INSTRUCTIONS FOR THE TASK:
Transcribe the listing that follows exactly, from its first line to its last.

EXTRACTED DATA:
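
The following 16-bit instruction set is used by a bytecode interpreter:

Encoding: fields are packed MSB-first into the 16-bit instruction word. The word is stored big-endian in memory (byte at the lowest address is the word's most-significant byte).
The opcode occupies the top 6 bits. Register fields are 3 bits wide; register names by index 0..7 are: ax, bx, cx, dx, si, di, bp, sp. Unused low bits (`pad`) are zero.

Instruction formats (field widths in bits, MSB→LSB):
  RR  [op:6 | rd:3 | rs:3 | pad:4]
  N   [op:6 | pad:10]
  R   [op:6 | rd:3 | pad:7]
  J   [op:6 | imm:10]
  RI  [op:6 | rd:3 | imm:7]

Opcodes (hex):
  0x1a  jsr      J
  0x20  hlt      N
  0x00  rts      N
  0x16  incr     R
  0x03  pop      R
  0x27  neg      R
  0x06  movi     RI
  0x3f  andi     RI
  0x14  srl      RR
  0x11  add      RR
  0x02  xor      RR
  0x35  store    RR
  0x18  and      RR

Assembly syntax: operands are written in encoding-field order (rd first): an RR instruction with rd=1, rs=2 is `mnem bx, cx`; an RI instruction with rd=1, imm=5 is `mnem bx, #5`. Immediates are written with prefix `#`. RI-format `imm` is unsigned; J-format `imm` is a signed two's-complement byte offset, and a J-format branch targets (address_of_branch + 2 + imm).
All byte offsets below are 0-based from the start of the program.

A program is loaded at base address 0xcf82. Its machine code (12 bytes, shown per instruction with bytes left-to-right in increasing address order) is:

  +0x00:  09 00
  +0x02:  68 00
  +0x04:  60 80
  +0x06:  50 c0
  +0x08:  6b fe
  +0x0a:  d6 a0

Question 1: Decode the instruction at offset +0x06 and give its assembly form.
+0x06: 50 c0 ⇒ word 0x50c0 (big)
  opcode bits[15:10]=0x14: srl/RR
  rd: (w>>7)&0x7=0x1 → bx
  rs: (w>>4)&0x7=0x4 → si

srl bx, si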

ANSWER BELOW:
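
The following 16-bit instruction set is used by a bytecode interpreter:

Encoding: fields are packed MSB-first into the 16-bit instruction word. The word is stored big-endian in memory (byte at the lowest address is the word's most-significant byte).
The opcode occupies the top 6 bits. Register fields are 3 bits wide; register names by index 0..7 are: ax, bx, cx, dx, si, di, bp, sp. Unused low bits (`pad`) are zero.

Instruction formats (field widths in bits, MSB→LSB):
  RR  [op:6 | rd:3 | rs:3 | pad:4]
  N   [op:6 | pad:10]
  R   [op:6 | rd:3 | pad:7]
  J   [op:6 | imm:10]
  RI  [op:6 | rd:3 | imm:7]

Opcodes (hex):
  0x1a  jsr      J
  0x20  hlt      N
  0x00  rts      N
  0x16  incr     R
  0x03  pop      R
  0x27  neg      R
  0x06  movi     RI
  0x3f  andi     RI
  0x14  srl      RR
  0x11  add      RR
  0x02  xor      RR
  0x35  store    RR
  0x18  and      RR

Assembly syntax: operands are written in encoding-field order (rd first): an RR instruction with rd=1, rs=2 is `mnem bx, cx`; an RI instruction with rd=1, imm=5 is `mnem bx, #5`. Immediates are written with prefix `#`. RI-format `imm` is unsigned; J-format `imm` is a signed two's-complement byte offset, and a J-format branch targets (address_of_branch + 2 + imm).
All byte offsets below are 0-based from the start of the program.

A program is loaded at base address 0xcf82. Its machine code (12 bytes, shown per instruction with bytes left-to-right in increasing address order) is:

  +0x00:  09 00
  +0x02:  68 00
  +0x04:  60 80
  +0x06:  50 c0
  +0x08:  6b fe
  +0x0a:  d6 a0

Question 1: Decode the instruction at offset +0x06 and give its assembly form.
+0x06: 50 c0 ⇒ word 0x50c0 (big)
  opcode bits[15:10]=0x14: srl/RR
  rd: (w>>7)&0x7=0x1 → bx
  rs: (w>>4)&0x7=0x4 → si

srl bx, si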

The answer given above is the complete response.